EXERCISE DATA:
*** Begin section ***

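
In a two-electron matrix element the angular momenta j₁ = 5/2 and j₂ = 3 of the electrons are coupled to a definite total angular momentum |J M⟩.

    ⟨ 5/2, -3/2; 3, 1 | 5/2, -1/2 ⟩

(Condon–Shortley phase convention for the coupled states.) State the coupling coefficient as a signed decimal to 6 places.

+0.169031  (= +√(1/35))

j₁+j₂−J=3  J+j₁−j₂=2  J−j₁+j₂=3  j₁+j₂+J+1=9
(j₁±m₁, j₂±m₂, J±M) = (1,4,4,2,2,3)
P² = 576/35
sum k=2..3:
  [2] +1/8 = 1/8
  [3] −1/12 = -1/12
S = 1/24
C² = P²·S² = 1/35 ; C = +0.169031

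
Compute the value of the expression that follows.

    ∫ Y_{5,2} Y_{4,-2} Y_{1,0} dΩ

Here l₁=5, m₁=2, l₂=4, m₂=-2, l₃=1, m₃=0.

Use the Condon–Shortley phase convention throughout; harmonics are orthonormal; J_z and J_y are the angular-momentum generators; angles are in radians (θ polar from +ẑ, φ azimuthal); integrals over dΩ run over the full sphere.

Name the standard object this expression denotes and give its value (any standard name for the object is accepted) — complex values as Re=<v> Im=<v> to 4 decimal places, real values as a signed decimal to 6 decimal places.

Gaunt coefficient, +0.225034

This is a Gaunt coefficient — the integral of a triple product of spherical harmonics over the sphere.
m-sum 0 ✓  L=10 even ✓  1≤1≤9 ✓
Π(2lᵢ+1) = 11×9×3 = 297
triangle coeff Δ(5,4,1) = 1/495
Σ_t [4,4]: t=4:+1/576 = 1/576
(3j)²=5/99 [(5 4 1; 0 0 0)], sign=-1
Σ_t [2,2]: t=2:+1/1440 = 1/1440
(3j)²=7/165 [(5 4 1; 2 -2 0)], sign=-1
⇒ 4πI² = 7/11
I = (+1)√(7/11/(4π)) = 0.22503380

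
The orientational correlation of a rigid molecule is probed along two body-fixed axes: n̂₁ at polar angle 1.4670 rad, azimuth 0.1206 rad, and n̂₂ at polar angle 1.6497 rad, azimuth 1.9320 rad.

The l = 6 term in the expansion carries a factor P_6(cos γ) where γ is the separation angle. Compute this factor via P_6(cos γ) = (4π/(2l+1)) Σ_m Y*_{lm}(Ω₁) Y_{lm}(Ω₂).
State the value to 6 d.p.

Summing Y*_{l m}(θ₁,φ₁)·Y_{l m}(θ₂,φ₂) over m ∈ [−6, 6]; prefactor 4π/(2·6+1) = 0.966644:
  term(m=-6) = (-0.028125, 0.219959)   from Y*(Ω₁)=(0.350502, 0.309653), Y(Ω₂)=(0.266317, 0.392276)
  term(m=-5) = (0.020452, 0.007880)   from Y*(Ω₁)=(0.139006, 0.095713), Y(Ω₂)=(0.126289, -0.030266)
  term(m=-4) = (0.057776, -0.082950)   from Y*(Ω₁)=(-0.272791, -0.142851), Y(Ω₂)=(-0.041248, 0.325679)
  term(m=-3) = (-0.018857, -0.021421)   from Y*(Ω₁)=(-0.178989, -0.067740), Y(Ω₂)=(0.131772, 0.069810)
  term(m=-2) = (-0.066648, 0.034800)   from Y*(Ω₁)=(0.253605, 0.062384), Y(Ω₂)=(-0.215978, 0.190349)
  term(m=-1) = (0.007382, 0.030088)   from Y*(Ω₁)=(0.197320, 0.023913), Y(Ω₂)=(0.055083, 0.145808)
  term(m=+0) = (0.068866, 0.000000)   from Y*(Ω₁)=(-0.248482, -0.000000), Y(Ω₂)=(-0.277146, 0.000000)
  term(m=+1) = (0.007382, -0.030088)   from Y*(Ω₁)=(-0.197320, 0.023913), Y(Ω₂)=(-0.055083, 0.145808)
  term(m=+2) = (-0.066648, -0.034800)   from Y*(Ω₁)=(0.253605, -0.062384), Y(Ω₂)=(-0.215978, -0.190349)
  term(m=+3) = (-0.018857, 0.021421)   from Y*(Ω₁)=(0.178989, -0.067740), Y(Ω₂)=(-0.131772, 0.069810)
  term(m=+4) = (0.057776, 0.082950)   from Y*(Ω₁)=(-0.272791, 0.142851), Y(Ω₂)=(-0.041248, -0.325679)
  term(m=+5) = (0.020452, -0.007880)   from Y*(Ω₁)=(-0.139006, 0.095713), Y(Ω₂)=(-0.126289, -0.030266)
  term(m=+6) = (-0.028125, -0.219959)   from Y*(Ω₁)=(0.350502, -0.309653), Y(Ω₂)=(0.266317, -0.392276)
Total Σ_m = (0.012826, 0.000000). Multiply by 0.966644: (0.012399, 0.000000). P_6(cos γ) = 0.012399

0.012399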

*** End section ***

WHAT THE TASK REQUIRES: Transcribe the records above exactly, from the opening line down to and including the line with "Here l₁=5, m₁=2, l₂=4, m₂=-2, l₃=1, m₃=0.".

THE ANSWER:
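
In a two-electron matrix element the angular momenta j₁ = 5/2 and j₂ = 3 of the electrons are coupled to a definite total angular momentum |J M⟩.

    ⟨ 5/2, -3/2; 3, 1 | 5/2, -1/2 ⟩

(Condon–Shortley phase convention for the coupled states.) State the coupling coefficient as a signed decimal to 6 places.

+0.169031  (= +√(1/35))

j₁+j₂−J=3  J+j₁−j₂=2  J−j₁+j₂=3  j₁+j₂+J+1=9
(j₁±m₁, j₂±m₂, J±M) = (1,4,4,2,2,3)
P² = 576/35
sum k=2..3:
  [2] +1/8 = 1/8
  [3] −1/12 = -1/12
S = 1/24
C² = P²·S² = 1/35 ; C = +0.169031

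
Compute the value of the expression that follows.

    ∫ Y_{5,2} Y_{4,-2} Y_{1,0} dΩ

Here l₁=5, m₁=2, l₂=4, m₂=-2, l₃=1, m₃=0.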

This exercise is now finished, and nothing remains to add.